> _Exercise requirements_:
Print back every record below, exactly as it stands.

(Data extracted from a collection)

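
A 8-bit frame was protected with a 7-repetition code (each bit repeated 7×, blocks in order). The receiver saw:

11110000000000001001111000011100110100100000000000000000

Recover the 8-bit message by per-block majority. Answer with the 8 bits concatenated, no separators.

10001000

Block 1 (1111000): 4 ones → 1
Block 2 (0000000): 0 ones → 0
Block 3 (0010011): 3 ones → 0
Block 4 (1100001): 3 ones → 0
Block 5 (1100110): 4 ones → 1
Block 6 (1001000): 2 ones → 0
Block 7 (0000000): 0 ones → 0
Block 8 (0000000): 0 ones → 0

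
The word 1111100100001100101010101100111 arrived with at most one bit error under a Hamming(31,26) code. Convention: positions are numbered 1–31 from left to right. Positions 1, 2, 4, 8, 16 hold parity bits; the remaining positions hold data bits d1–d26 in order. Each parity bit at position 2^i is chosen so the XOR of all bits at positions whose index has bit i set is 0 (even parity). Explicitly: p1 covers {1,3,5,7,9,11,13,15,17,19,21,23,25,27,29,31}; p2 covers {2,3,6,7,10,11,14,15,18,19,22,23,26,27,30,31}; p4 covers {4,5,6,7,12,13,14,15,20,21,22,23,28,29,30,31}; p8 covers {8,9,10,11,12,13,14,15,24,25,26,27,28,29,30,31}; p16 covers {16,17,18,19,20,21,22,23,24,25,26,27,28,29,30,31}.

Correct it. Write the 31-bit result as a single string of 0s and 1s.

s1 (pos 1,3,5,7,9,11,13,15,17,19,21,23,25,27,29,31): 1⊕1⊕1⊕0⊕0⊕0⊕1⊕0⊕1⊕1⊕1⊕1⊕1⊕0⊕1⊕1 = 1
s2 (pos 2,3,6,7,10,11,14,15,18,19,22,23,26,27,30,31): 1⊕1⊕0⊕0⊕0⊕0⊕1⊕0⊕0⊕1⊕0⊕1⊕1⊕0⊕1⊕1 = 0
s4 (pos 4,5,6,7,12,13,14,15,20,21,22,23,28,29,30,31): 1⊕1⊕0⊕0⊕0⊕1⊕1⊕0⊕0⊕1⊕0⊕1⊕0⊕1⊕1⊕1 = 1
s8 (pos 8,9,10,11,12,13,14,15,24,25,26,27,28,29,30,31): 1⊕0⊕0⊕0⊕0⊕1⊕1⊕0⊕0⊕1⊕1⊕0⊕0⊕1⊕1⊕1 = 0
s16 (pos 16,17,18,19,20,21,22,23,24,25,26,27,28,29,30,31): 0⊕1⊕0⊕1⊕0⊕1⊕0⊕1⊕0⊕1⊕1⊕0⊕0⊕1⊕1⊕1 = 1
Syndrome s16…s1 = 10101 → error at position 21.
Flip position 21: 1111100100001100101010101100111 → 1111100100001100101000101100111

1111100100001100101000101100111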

> _Response to the task_:
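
A 8-bit frame was protected with a 7-repetition code (each bit repeated 7×, blocks in order). The receiver saw:

11110000000000001001111000011100110100100000000000000000

Recover the 8-bit message by per-block majority. Answer with the 8 bits concatenated, no separators.

10001000

Block 1 (1111000): 4 ones → 1
Block 2 (0000000): 0 ones → 0
Block 3 (0010011): 3 ones → 0
Block 4 (1100001): 3 ones → 0
Block 5 (1100110): 4 ones → 1
Block 6 (1001000): 2 ones → 0
Block 7 (0000000): 0 ones → 0
Block 8 (0000000): 0 ones → 0

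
The word 1111100100001100101010101100111 arrived with at most one bit error under a Hamming(31,26) code. Convention: positions are numbered 1–31 from left to right. Positions 1, 2, 4, 8, 16 hold parity bits; the remaining positions hold data bits d1–d26 in order. Each parity bit at position 2^i is chosen so the XOR of all bits at positions whose index has bit i set is 0 (even parity). Explicitly: p1 covers {1,3,5,7,9,11,13,15,17,19,21,23,25,27,29,31}; p2 covers {2,3,6,7,10,11,14,15,18,19,22,23,26,27,30,31}; p4 covers {4,5,6,7,12,13,14,15,20,21,22,23,28,29,30,31}; p8 covers {8,9,10,11,12,13,14,15,24,25,26,27,28,29,30,31}; p16 covers {16,17,18,19,20,21,22,23,24,25,26,27,28,29,30,31}.

Correct it. Write the 31-bit result as a single string of 0s and 1s.

s1 (pos 1,3,5,7,9,11,13,15,17,19,21,23,25,27,29,31): 1⊕1⊕1⊕0⊕0⊕0⊕1⊕0⊕1⊕1⊕1⊕1⊕1⊕0⊕1⊕1 = 1
s2 (pos 2,3,6,7,10,11,14,15,18,19,22,23,26,27,30,31): 1⊕1⊕0⊕0⊕0⊕0⊕1⊕0⊕0⊕1⊕0⊕1⊕1⊕0⊕1⊕1 = 0
s4 (pos 4,5,6,7,12,13,14,15,20,21,22,23,28,29,30,31): 1⊕1⊕0⊕0⊕0⊕1⊕1⊕0⊕0⊕1⊕0⊕1⊕0⊕1⊕1⊕1 = 1
s8 (pos 8,9,10,11,12,13,14,15,24,25,26,27,28,29,30,31): 1⊕0⊕0⊕0⊕0⊕1⊕1⊕0⊕0⊕1⊕1⊕0⊕0⊕1⊕1⊕1 = 0
s16 (pos 16,17,18,19,20,21,22,23,24,25,26,27,28,29,30,31): 0⊕1⊕0⊕1⊕0⊕1⊕0⊕1⊕0⊕1⊕1⊕0⊕0⊕1⊕1⊕1 = 1
Syndrome s16…s1 = 10101 → error at position 21.
Flip position 21: 1111100100001100101010101100111 → 1111100100001100101000101100111

1111100100001100101000101100111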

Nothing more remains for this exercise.